Records for this exercise:
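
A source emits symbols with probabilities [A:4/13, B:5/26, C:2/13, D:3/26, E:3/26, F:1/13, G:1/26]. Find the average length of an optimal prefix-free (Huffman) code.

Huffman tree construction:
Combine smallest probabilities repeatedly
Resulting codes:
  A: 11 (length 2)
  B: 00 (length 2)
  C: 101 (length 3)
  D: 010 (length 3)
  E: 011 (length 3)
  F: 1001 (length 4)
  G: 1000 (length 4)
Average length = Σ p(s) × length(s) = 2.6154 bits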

---

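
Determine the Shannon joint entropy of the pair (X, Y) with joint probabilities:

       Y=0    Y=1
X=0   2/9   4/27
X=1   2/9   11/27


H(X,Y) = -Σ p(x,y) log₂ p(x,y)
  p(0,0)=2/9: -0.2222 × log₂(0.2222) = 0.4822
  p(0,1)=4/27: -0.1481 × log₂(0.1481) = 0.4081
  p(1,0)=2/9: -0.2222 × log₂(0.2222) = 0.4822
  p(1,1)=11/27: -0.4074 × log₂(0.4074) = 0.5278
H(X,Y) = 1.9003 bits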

--

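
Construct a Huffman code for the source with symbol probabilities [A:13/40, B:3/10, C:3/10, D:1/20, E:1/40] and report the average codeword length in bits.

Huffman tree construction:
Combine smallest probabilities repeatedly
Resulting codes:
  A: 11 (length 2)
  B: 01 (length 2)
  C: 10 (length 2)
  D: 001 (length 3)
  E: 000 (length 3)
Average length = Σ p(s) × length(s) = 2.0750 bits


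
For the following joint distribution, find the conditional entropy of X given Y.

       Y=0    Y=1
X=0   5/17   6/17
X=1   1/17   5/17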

What this task involves: Return each line of the data that contains the string "joint".

Exercise result:
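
Determine the Shannon joint entropy of the pair (X, Y) with joint probabilities:
For the following joint distribution, find the conditional entropy of X given Y.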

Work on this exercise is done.